» Problem requirements: Take the data below and filter it for lines containing the word "squares"; show each line found.

» The records:

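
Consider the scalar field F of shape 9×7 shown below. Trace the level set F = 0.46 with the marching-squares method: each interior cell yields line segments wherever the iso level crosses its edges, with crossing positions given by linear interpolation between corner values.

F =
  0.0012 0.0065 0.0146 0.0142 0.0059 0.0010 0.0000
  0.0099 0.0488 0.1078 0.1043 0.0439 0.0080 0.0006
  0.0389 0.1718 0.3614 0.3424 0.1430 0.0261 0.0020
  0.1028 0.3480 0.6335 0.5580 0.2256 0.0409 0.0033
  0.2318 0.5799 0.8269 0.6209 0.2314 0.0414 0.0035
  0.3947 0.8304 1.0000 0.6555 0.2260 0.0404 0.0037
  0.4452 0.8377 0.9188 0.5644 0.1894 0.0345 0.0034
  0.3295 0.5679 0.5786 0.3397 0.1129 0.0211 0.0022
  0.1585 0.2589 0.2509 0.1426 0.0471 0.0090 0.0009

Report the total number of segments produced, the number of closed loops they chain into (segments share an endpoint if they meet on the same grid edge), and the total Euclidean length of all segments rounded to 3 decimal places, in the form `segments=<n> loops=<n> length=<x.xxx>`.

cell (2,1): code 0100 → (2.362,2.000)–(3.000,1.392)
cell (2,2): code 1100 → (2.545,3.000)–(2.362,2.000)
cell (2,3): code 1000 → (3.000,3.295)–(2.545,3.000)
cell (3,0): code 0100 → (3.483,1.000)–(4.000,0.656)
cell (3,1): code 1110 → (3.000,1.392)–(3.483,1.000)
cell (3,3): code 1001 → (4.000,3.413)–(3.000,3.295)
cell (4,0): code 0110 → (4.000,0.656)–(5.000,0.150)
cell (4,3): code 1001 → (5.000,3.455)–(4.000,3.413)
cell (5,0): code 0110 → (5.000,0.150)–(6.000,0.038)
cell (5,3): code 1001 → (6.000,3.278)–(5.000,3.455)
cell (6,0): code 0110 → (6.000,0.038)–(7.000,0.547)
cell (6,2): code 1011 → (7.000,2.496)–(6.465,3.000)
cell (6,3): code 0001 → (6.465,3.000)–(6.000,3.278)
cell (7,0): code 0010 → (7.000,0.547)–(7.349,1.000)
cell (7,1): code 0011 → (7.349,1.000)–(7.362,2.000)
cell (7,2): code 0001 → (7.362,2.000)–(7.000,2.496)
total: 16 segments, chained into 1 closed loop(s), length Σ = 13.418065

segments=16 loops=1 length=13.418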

...

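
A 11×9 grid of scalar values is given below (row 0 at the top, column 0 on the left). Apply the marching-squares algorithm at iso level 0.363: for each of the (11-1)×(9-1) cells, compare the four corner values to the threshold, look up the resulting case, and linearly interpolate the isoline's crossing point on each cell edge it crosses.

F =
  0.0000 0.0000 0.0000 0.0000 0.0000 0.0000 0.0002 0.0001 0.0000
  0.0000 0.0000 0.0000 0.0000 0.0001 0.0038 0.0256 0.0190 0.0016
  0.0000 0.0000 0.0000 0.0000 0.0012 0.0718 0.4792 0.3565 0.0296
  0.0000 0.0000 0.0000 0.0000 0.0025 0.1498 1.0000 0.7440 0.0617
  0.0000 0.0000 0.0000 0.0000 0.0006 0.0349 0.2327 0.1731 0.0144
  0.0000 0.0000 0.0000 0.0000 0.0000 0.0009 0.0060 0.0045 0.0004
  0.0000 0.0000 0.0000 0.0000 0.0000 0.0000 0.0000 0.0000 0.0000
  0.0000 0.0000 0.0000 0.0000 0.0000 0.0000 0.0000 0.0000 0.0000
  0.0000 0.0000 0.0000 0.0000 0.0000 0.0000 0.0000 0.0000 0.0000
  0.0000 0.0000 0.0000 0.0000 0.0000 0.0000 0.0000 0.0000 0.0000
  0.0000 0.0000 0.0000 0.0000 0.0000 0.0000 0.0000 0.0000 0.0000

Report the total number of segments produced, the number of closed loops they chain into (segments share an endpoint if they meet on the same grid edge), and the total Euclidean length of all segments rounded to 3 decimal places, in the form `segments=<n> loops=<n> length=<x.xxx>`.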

» Reply:
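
Consider the scalar field F of shape 9×7 shown below. Trace the level set F = 0.46 with the marching-squares method: each interior cell yields line segments wherever the iso level crosses its edges, with crossing positions given by linear interpolation between corner values.
A 11×9 grid of scalar values is given below (row 0 at the top, column 0 on the left). Apply the marching-squares algorithm at iso level 0.363: for each of the (11-1)×(9-1) cells, compare the four corner values to the threshold, look up the resulting case, and linearly interpolate the isoline's crossing point on each cell edge it crosses.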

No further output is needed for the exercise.